→ Exercise brief: Only one span of the listing below is wanted: the lines from the one with "A straight current-carrying" through the one with "A current loop", reproduced exactly, both ends kept.

■ ■ ■ ■ ■

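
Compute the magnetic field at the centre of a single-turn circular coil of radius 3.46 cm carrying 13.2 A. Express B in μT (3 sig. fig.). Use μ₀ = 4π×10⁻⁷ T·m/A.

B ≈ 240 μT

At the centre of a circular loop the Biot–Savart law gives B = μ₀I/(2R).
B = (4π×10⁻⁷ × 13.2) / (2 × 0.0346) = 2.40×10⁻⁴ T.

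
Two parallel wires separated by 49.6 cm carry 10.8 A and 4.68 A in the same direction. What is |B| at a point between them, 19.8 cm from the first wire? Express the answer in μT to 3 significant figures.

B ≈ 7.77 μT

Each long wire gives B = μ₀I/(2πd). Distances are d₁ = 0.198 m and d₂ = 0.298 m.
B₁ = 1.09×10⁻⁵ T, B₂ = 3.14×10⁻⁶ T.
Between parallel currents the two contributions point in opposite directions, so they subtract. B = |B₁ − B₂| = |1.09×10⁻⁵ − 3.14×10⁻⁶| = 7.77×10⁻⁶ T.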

■ ■ ■ ■ ■

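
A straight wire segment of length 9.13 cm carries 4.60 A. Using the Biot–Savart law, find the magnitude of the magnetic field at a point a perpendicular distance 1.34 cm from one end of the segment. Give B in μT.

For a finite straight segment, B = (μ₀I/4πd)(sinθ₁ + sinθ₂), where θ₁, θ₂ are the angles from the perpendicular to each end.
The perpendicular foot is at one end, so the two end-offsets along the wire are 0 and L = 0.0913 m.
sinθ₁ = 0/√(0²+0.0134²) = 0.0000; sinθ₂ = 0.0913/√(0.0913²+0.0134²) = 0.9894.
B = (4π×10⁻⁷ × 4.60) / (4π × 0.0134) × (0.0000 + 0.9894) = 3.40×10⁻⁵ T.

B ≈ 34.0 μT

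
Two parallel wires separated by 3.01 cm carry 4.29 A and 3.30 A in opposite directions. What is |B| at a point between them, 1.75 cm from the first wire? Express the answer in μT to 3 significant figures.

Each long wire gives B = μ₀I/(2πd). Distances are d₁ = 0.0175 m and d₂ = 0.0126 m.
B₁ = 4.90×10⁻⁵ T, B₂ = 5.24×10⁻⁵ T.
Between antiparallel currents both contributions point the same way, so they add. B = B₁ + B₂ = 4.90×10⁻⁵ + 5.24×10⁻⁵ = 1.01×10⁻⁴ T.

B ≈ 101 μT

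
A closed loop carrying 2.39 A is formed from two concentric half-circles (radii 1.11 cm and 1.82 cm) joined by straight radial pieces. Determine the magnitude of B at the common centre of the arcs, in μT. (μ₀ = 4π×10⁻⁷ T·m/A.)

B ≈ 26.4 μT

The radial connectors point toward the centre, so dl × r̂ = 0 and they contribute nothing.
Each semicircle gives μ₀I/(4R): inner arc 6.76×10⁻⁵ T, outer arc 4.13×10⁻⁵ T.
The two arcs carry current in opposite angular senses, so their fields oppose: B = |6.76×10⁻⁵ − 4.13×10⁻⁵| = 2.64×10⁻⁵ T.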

■ ■ ■ ■ ■

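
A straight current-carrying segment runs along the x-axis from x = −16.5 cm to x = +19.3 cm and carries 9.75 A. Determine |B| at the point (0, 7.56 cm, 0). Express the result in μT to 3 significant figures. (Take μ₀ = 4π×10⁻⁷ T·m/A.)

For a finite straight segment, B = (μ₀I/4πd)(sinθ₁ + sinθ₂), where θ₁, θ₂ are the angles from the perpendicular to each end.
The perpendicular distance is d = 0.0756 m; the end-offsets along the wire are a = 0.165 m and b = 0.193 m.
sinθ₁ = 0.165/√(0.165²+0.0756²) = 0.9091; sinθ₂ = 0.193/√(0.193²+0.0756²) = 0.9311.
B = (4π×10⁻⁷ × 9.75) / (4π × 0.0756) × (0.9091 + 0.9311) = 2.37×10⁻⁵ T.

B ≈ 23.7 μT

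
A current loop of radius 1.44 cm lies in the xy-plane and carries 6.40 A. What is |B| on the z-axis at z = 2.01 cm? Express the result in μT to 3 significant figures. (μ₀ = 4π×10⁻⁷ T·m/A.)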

■ ■ ■ ■ ■

→ Answer space:
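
A straight current-carrying segment runs along the x-axis from x = −16.5 cm to x = +19.3 cm and carries 9.75 A. Determine |B| at the point (0, 7.56 cm, 0). Express the result in μT to 3 significant figures. (Take μ₀ = 4π×10⁻⁷ T·m/A.)

For a finite straight segment, B = (μ₀I/4πd)(sinθ₁ + sinθ₂), where θ₁, θ₂ are the angles from the perpendicular to each end.
The perpendicular distance is d = 0.0756 m; the end-offsets along the wire are a = 0.165 m and b = 0.193 m.
sinθ₁ = 0.165/√(0.165²+0.0756²) = 0.9091; sinθ₂ = 0.193/√(0.193²+0.0756²) = 0.9311.
B = (4π×10⁻⁷ × 9.75) / (4π × 0.0756) × (0.9091 + 0.9311) = 2.37×10⁻⁵ T.

B ≈ 23.7 μT

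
A current loop of radius 1.44 cm lies in the xy-plane and carries 6.40 A. What is |B| on the z-axis at z = 2.01 cm? Express the result in μT to 3 significant figures. (μ₀ = 4π×10⁻⁷ T·m/A.)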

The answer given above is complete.